++++ RECORDS TO PROCESS ++++
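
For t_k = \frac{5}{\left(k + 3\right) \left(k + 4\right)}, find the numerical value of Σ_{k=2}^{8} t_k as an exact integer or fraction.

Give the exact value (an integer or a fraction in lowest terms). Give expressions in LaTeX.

Σ = 7/12

Compute t_(k+1)/t_k: get (k + 3)/(k + 5).
Factor: A=k + 3; B=k + 5; C=1.
Solve (k + 3)·f(k+1) − (k + 4)·f(k) = 1.
Degrees (1,1,0) ⇒ d ≤ 1.
Solve for f: f(k) = k/3 (degree 1 ≤ 1).
Then R = B(k−1)f/C = k*(k + 4)/3, so s_k = R(k)·t_k = 5*k/(3*(k + 3)).
Check: Δs_k = 5/(k**2 + 7*k + 12). ✓
Σ_(k=2)^(8) t_k = s_(9) − s_(2) = 5/4 − (2/3) = 7/12.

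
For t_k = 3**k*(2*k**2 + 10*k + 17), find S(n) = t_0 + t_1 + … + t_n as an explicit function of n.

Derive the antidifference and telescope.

The ratio is 3*(2*k**2 + 14*k + 29)/(2*k**2 + 10*k + 17).
So A=3 and B=1, with C=k**2 + 5*k + 17/2.
Key eq: (3)·f(k+1) = (1)·f(k) + (k**2 + 5*k + 17/2).
Bound: deg f ≤ 2.
Match coefficients ⇒ f(k) = (k**2 + 2*k + 4)/2.
Certificate R = B(k−1)f/C = (k**2 + 2*k + 4)/(2*k**2 + 10*k + 17) gives s_k = 3**k*(k**2 + 2*k + 4).
Check: Δs_k = 3**k*(2*k**2 + 10*k + 17). ✓
Telescope: S(n) = s_(n+1) − s_(0) = 3**(n + 1)*(n**2 + 4*n + 7) − (4) = 3*3**n*n**2 + 12*3**n*n + 21*3**n - 4.

S(n) = 3*3**n*n**2 + 12*3**n*n + 21*3**n - 4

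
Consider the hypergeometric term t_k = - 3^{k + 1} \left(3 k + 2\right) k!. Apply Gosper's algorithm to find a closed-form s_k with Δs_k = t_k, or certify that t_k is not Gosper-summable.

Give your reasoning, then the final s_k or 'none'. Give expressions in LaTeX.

s_k = - 3^{k + 1} k!

Step 1: r(k) = 3*(k + 1)*(3*k + 5)/(3*k + 2).
Take A(k)=3*k + 3, B(k)=1, C(k)=k + 2/3.
Need (3*k + 3)·f(k+1) − (1)·f(k) = k + 2/3.
deg f ≤ 0 (via 1,0,1).
A polynomial solution: f(k) = 1/3.
R(k) = B(k−1)·f(k)/C(k) = 1/(3*k + 2); s_k = R·t_k = -3**(k + 1)*factorial(k).
Δs = -3**(k + 1)*(3*k + 2)*factorial(k), as required.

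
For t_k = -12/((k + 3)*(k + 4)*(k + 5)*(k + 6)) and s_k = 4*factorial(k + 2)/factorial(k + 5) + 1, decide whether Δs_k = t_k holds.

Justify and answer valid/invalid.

valid (s_(k+1) − s_k reduces to t_k)

s_(k+1) = 4*factorial(k + 3)/factorial(k + 6) + 1
s_(k+1) − s_k = -12/((k + 3)*(k + 4)*(k + 5)*(k + 6))
(s_(k+1) − s_k) − t_k = 0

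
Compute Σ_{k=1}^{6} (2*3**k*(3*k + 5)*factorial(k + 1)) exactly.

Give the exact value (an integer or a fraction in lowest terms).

The ratio is 3*(k + 2)*(3*k + 8)/(3*k + 5).
Take A(k)=3*k + 6, B(k)=1, C(k)=k + 5/3.
Key eq: (3*k + 6)·f(k+1) = (1)·f(k) + (k + 5/3).
deg f ≤ 0 (via 1,0,1).
Match coefficients ⇒ f(k) = 1/3.
R(k) = B(k−1)·f(k)/C(k) = 1/(3*k + 5); s_k = R·t_k = 2*3**k*factorial(k + 1).
Verify: 2*3**k*(3*k + 5)*factorial(k + 1) matches t_k.
Σ_(k=1)^(6) t_k = s_(7) − s_(1) = 176359680 − (12) = 176359668.

Σ = 176359668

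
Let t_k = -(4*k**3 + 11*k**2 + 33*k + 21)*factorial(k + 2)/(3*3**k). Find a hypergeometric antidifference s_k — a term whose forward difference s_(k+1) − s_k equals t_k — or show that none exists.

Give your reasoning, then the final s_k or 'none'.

Compute t_(k+1)/t_k: get (4*k**4 + 35*k**3 + 136*k**2 + 270*k + 207)/(3*(4*k**3 + 11*k**2 + 33*k + 21)).
A = k/3 + 1, B = 1, C = k**3 + 11*k**2/4 + 33*k/4 + 21/4.
Key eq: (k/3 + 1)·f(k+1) = (1)·f(k) + (k**3 + 11*k**2/4 + 33*k/4 + 21/4).
Degrees (1,0,3) ⇒ d ≤ 2.
Solve for f: f(k) = 3*(4*k**2 + 3*k + 2)/4 (degree 2 ≤ 2).
Then R = B(k−1)f/C = 3*(4*k**2 + 3*k + 2)/(4*k**3 + 11*k**2 + 33*k + 21), so s_k = R(k)·t_k = -(4*k**2 + 3*k + 2)*factorial(k + 2)/3**k.
Check: Δs_k = -(4*k**3 + 11*k**2 + 33*k + 21)*factorial(k + 2)/(3*3**k). ✓

s_k = -(4*k**2 + 3*k + 2)*factorial(k + 2)/3**k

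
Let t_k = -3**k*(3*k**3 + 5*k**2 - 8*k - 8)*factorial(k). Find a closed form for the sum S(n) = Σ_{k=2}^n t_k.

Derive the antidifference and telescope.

S(n) = -3*3**n*n**3*factorial(n) - 6*3**n*n**2*factorial(n) + 9*3**n*n*factorial(n) + 12*3**n*factorial(n) - 36

Ratio r(k) = 3*(3*k**4 + 17*k**3 + 25*k**2 + 3*k - 8)/(3*k**3 + 5*k**2 - 8*k - 8).
Gosper form: A/B · C(k+1)/C(k) with A=3*k + 3, B=1, C=k**3 + 5*k**2/3 - 8*k/3 - 8/3.
f must satisfy (3*k + 3)·f(k+1) − (1)·f(k) = k**3 + 5*k**2/3 - 8*k/3 - 8/3.
Degrees (1,0,3) ⇒ d ≤ 2.
A polynomial solution: f(k) = (k**2 - k - 4)/3.
Certificate R = B(k−1)f/C = (k**2 - k - 4)/(3*k**3 + 5*k**2 - 8*k - 8) gives s_k = 3**k*(-k**2 + k + 4)*factorial(k).
s_(k+1) − s_k = -3**k*(3*k**3 + 5*k**2 - 8*k - 8)*factorial(k) = t_k.
Evaluate: s_(n+1) = -3**(n + 1)*(n**2 + n - 4)*factorial(n + 1); subtract s_(2) = 36 ⇒ S(n) = -3*3**n*n**3*factorial(n) - 6*3**n*n**2*factorial(n) + 9*3**n*n*factorial(n) + 12*3**n*factorial(n) - 36.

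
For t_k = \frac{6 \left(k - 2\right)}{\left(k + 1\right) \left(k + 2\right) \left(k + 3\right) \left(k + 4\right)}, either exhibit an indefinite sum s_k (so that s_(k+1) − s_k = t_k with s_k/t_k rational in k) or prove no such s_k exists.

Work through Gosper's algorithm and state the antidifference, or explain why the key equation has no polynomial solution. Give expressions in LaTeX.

The ratio is (k - 1)*(k + 1)/((k - 2)*(k + 5)).
A = k + 1, B = k + 5, C = k - 2.
Set up (k + 1)·f(k+1) − (k + 4)·f(k) − (k - 2) = 0.
Degrees (1,1,1) ⇒ d ≤ 3.
Coefficient equations give f(k) = -k*(k**2 + 6*k + 17)/12.
R(k) = B(k−1)·f(k)/C(k) = -k*(k + 4)*(k**2 + 6*k + 17)/(12*(k - 2)); s_k = R·t_k = k*(-k**2 - 6*k - 17)/(2*(k + 1)*(k + 2)*(k + 3)).
s_(k+1) − s_k = 6*(k - 2)/(k**4 + 10*k**3 + 35*k**2 + 50*k + 24) = t_k.

s_k = \frac{k \left(- k^{2} - 6 k - 17\right)}{2 \left(k + 1\right) \left(k + 2\right) \left(k + 3\right)}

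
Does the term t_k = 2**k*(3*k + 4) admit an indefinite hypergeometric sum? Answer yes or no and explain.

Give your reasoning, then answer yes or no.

r(k) = 2*(3*k + 7)/(3*k + 4) after simplifying.
Factor: A=2; B=1; C=k + 4/3.
Set up (2)·f(k+1) − (1)·f(k) − (k + 4/3) = 0.
Degrees (0,0,1) ⇒ d ≤ 1.
Solve for f: f(k) = (3*k - 2)/3 (degree 1 ≤ 1).
Certificate R = B(k−1)f/C = (3*k - 2)/(3*k + 4) gives s_k = 2**k*(3*k - 2).
Δs = 2**k*(3*k + 4), as required.

Yes. s_k = 2**k*(3*k - 2).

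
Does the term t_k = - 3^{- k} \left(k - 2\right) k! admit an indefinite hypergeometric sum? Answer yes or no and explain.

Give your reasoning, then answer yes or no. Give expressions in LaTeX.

Yes. s_k = - 3^{1 - k} k!.

Step 1: r(k) = (k**2 - 1)/(3*(k - 2)).
So A=k/3 + 1/3 and B=1, with C=k - 2.
f must satisfy (k/3 + 1/3)·f(k+1) − (1)·f(k) = k - 2.
Degrees (1,0,1) ⇒ d ≤ 0.
Solving with deg f ≤ 0: f(k) = 3.
R(k) = B(k−1)·f(k)/C(k) = 3/(k - 2); s_k = R·t_k = -3**(1 - k)*factorial(k).
s_(k+1) − s_k = -(k - 2)*factorial(k)/3**k = t_k.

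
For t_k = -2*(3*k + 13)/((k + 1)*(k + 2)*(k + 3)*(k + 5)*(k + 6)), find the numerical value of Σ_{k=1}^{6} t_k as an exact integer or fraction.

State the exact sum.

Ratio r(k) = (k + 1)*(k + 5)*(3*k + 16)/((k + 4)*(k + 7)*(3*k + 13)).
Normal form (A,B,C) = (k + 1, k + 7, k**2 + 25*k/3 + 52/3).
Need (k + 1)·f(k+1) − (k + 6)·f(k) = k**2 + 25*k/3 + 52/3.
Degrees (1,1,2) ⇒ d ≤ 5.
Coefficient equations give f(k) = k*(k + 3)*(k + 4)*(k**2 + 8*k + 17)/30.
Then R = B(k−1)f/C = k*(k + 3)*(k + 6)*(k**2 + 8*k + 17)/(10*(3*k + 13)), so s_k = R(k)·t_k = k*(-k**2 - 8*k - 17)/(5*(k**3 + 8*k**2 + 17*k + 10)).
Δs = 2*(-3*k - 13)/(k**5 + 17*k**4 + 107*k**3 + 307*k**2 + 396*k + 180), as required.
Σ_(k=1)^(6) t_k = s_(7) − s_(1) = -427/2160 − (-13/90) = -23/432.

Σ = -23/432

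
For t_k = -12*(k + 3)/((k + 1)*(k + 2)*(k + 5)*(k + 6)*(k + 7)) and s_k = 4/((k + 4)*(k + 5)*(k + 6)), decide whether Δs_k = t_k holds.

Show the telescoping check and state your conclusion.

s_(k+1) = 4/((k + 5)*(k + 6)*(k + 7))
s_(k+1) − s_k = -12/((k + 4)*(k + 5)*(k + 6)*(k + 7))
(s_(k+1) − s_k) − t_k = 24*(2*k + 5)/(k**6 + 25*k**5 + 247*k**4 + 1219*k**3 + 3112*k**2 + 3796*k + 1680)

Invalid: residual 24*(2*k + 5)/(k**6 + 25*k**5 + 247*k**4 + 1219*k**3 + 3112*k**2 + 3796*k + 1680) ≠ 0.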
++++
WORK ITEM: List every line in the records above that contains the word "Does".

RESPONSE FOR THIS EXERCISE:
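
Does the term t_k = 2**k*(3*k + 4) admit an indefinite hypergeometric sum? Answer yes or no and explain.
Does the term t_k = - 3^{- k} \left(k - 2\right) k! admit an indefinite hypergeometric sum? Answer yes or no and explain.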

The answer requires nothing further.